WHAT IS NEEDED - From the data below, repeat exactly the lines from the line with "over $2,400.00 |" to the line with "allowances claimed: 0;", both included.

MATERIAL FOR THIS TASK -
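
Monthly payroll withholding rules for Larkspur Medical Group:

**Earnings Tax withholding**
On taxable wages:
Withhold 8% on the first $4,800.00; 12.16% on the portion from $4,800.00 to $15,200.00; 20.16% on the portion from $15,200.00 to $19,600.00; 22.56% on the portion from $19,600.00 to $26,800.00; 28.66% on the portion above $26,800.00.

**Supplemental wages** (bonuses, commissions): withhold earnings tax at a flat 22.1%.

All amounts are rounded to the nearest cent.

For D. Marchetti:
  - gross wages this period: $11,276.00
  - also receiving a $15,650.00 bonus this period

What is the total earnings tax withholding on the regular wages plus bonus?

Earnings Tax: taxable = $11,276.00
  $384.00 + 12.16% × ($11,276.00 − $4,800.00) = $384.00 + 12.16% × $6,476.00 = $1,171.48
Supplemental (22.1% flat on bonus): 22.1% × $15,650.00 = $3,458.65
Total earnings tax: $1,171.48 + $3,458.65 = $4,630.13

$4,630.13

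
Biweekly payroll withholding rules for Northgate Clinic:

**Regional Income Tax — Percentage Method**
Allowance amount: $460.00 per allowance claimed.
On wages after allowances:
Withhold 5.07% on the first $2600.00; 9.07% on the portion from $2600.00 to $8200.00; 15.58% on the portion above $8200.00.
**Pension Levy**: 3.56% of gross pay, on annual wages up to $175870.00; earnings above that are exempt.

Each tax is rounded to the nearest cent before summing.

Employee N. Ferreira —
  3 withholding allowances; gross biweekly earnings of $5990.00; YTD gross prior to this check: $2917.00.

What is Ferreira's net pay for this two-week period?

$5462.63

Regional Income Tax: taxable = $5990.00 − 3×$460.00 = $4610.00
  $131.82 + 9.07% × ($4610.00 − $2600.00) = $131.82 + 9.07% × $2010.00 = $314.13
Pension Levy: 3.56% × $5990.00 = $213.24
Total withheld: $314.13 + $213.24 = $527.37
Net pay: $5990.00 − $527.37 = $5462.63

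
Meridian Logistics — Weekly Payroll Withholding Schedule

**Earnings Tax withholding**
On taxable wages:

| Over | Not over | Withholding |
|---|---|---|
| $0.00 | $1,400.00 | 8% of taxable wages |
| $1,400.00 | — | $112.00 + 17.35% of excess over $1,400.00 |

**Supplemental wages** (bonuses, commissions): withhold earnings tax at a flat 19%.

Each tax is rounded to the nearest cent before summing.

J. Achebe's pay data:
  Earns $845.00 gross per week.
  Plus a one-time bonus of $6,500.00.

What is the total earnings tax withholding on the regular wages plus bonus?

$1,302.60

Earnings Tax: taxable = $845.00
  8% × $845.00 = $67.60
Supplemental (19% flat on bonus): 19% × $6,500.00 = $1,235.00
Total earnings tax: $67.60 + $1,235.00 = $1,302.60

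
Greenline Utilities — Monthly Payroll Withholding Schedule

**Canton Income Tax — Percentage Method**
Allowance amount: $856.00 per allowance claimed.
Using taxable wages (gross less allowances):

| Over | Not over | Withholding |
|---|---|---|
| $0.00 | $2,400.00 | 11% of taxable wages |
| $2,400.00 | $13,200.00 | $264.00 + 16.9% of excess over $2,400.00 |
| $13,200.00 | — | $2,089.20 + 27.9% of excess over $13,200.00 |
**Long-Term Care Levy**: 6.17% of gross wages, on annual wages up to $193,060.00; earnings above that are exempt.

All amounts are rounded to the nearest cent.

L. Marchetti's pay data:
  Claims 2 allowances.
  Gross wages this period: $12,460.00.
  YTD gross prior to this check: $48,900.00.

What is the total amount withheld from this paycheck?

Canton Income Tax: taxable = $12,460.00 − 2×$856.00 = $10,748.00
  $264.00 + 16.9% × ($10,748.00 − $2,400.00) = $264.00 + 16.9% × $8,348.00 = $1,674.81
Long-Term Care Levy: 6.17% × $12,460.00 = $768.78
Total: $1,674.81 + $768.78 = $2,443.59

$2,443.59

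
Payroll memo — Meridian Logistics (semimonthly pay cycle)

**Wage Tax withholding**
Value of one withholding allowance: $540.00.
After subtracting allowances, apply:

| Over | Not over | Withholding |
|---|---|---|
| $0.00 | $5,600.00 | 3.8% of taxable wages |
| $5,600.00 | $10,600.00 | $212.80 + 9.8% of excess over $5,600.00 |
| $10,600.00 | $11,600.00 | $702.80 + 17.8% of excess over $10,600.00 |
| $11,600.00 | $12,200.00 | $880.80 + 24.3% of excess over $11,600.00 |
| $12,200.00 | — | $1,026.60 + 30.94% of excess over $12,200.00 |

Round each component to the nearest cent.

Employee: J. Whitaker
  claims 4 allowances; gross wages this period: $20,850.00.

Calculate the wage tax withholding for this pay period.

Wage Tax: taxable = $20,850.00 − 4×$540.00 = $18,690.00
  $1,026.60 + 30.94% × ($18,690.00 − $12,200.00) = $1,026.60 + 30.94% × $6,490.00 = $3,034.61

$3,034.61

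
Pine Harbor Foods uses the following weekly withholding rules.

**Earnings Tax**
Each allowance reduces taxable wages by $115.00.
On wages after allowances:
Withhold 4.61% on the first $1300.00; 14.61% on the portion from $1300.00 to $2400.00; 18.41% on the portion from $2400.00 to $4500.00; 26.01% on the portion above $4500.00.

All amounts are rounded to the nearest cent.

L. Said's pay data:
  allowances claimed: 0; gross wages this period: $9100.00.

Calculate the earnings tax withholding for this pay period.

$1803.71

Earnings Tax: taxable = $9100.00
  $607.25 + 26.01% × ($9100.00 − $4500.00) = $607.25 + 26.01% × $4600.00 = $1803.71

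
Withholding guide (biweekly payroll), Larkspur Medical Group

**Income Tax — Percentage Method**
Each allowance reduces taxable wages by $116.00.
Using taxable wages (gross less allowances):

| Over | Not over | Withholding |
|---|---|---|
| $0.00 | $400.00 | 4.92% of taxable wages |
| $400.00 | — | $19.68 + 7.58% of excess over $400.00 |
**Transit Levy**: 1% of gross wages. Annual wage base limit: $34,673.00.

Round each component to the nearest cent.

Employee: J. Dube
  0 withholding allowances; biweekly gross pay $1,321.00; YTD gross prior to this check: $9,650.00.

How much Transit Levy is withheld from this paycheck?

$13.21

Transit Levy: 1% × $1,321.00 = $13.21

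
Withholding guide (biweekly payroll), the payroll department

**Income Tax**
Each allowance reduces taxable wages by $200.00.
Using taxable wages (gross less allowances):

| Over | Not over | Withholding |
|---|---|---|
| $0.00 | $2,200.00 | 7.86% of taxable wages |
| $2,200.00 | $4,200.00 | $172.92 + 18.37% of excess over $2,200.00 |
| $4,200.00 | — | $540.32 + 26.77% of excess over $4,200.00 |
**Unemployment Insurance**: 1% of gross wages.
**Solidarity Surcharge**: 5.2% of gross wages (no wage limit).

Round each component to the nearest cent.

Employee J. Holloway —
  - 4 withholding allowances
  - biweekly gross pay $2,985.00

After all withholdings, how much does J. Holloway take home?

Income Tax: taxable = $2,985.00 − 4×$200.00 = $2,185.00
  7.86% × $2,185.00 = $171.74
Unemployment Insurance: 1% × $2,985.00 = $29.85
Solidarity Surcharge: 5.2% × $2,985.00 = $155.22
Total withheld: $171.74 + $29.85 + $155.22 = $356.81
Net pay: $2,985.00 − $356.81 = $2,628.19

$2,628.19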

EXPECTED ANSWER -
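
| $2,400.00 | $13,200.00 | $264.00 + 16.9% of excess over $2,400.00 |
| $13,200.00 | — | $2,089.20 + 27.9% of excess over $13,200.00 |
**Long-Term Care Levy**: 6.17% of gross wages, on annual wages up to $193,060.00; earnings above that are exempt.

All amounts are rounded to the nearest cent.

L. Marchetti's pay data:
  Claims 2 allowances.
  Gross wages this period: $12,460.00.
  YTD gross prior to this check: $48,900.00.

What is the total amount withheld from this paycheck?

Canton Income Tax: taxable = $12,460.00 − 2×$856.00 = $10,748.00
  $264.00 + 16.9% × ($10,748.00 − $2,400.00) = $264.00 + 16.9% × $8,348.00 = $1,674.81
Long-Term Care Levy: 6.17% × $12,460.00 = $768.78
Total: $1,674.81 + $768.78 = $2,443.59

$2,443.59

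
Payroll memo — Meridian Logistics (semimonthly pay cycle)

**Wage Tax withholding**
Value of one withholding allowance: $540.00.
After subtracting allowances, apply:

| Over | Not over | Withholding |
|---|---|---|
| $0.00 | $5,600.00 | 3.8% of taxable wages |
| $5,600.00 | $10,600.00 | $212.80 + 9.8% of excess over $5,600.00 |
| $10,600.00 | $11,600.00 | $702.80 + 17.8% of excess over $10,600.00 |
| $11,600.00 | $12,200.00 | $880.80 + 24.3% of excess over $11,600.00 |
| $12,200.00 | — | $1,026.60 + 30.94% of excess over $12,200.00 |

Round each component to the nearest cent.

Employee: J. Whitaker
  claims 4 allowances; gross wages this period: $20,850.00.

Calculate the wage tax withholding for this pay period.

Wage Tax: taxable = $20,850.00 − 4×$540.00 = $18,690.00
  $1,026.60 + 30.94% × ($18,690.00 − $12,200.00) = $1,026.60 + 30.94% × $6,490.00 = $3,034.61

$3,034.61

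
Pine Harbor Foods uses the following weekly withholding rules.

**Earnings Tax**
Each allowance reduces taxable wages by $115.00.
On wages after allowances:
Withhold 4.61% on the first $1300.00; 14.61% on the portion from $1300.00 to $2400.00; 18.41% on the portion from $2400.00 to $4500.00; 26.01% on the portion above $4500.00.

All amounts are rounded to the nearest cent.

L. Said's pay data:
  allowances claimed: 0; gross wages this period: $9100.00.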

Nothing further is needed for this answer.